_Problem:_ Show each line of the entries below in which the word "were" appears.

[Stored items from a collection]
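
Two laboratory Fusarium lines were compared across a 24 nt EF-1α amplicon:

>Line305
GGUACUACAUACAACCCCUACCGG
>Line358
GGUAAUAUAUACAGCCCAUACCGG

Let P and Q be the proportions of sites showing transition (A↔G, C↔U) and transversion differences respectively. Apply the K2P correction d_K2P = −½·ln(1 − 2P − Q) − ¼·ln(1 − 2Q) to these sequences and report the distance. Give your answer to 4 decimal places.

0.1894

Mismatches occur at site 5 (C→A, transversion), site 8 (C→U, transition), site 14 (A→G, transition), site 18 (C→A, transversion).
Of the 4 differences, 2 transitions and 2 transversions over 24 sites: P = 2/24 = 0.083333, Q = 2/24 = 0.083333.
d = −0.5·ln(0.750001) − 0.25·ln(0.833334) = −0.5·(-0.287681) − 0.25·(-0.182321) = 0.1894.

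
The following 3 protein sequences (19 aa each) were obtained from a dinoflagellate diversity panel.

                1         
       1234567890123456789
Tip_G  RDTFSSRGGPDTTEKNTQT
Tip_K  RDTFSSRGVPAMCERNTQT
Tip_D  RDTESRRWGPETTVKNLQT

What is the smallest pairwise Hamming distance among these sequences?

Pairwise Hamming distances:
  Tip_G vs Tip_K: 5
  Tip_G vs Tip_D: 6
  Tip_K vs Tip_D: 10
The smallest is 5, between Tip_G and Tip_K.

5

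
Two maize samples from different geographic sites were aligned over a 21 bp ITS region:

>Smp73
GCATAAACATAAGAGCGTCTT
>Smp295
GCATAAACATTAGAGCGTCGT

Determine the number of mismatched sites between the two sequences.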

_Final answer:_
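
Two laboratory Fusarium lines were compared across a 24 nt EF-1α amplicon:
The following 3 protein sequences (19 aa each) were obtained from a dinoflagellate diversity panel.
Two maize samples from different geographic sites were aligned over a 21 bp ITS region: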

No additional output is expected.